→ Your goal
Copy out the entries that come next, exactly.

──────── Exercise inputs

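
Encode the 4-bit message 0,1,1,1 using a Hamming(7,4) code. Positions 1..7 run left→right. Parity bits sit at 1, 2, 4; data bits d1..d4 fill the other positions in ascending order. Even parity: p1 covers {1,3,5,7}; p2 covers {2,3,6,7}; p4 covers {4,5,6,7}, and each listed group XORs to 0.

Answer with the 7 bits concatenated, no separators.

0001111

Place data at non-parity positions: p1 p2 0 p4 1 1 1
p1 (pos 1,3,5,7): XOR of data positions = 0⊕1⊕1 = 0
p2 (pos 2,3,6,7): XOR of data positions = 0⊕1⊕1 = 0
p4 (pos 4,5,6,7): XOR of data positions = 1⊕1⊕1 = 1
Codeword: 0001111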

────────────────

→ Result of this task
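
Encode the 4-bit message 0,1,1,1 using a Hamming(7,4) code. Positions 1..7 run left→right. Parity bits sit at 1, 2, 4; data bits d1..d4 fill the other positions in ascending order. Even parity: p1 covers {1,3,5,7}; p2 covers {2,3,6,7}; p4 covers {4,5,6,7}, and each listed group XORs to 0.

Answer with the 7 bits concatenated, no separators.

0001111

Place data at non-parity positions: p1 p2 0 p4 1 1 1
p1 (pos 1,3,5,7): XOR of data positions = 0⊕1⊕1 = 0
p2 (pos 2,3,6,7): XOR of data positions = 0⊕1⊕1 = 0
p4 (pos 4,5,6,7): XOR of data positions = 1⊕1⊕1 = 1
Codeword: 0001111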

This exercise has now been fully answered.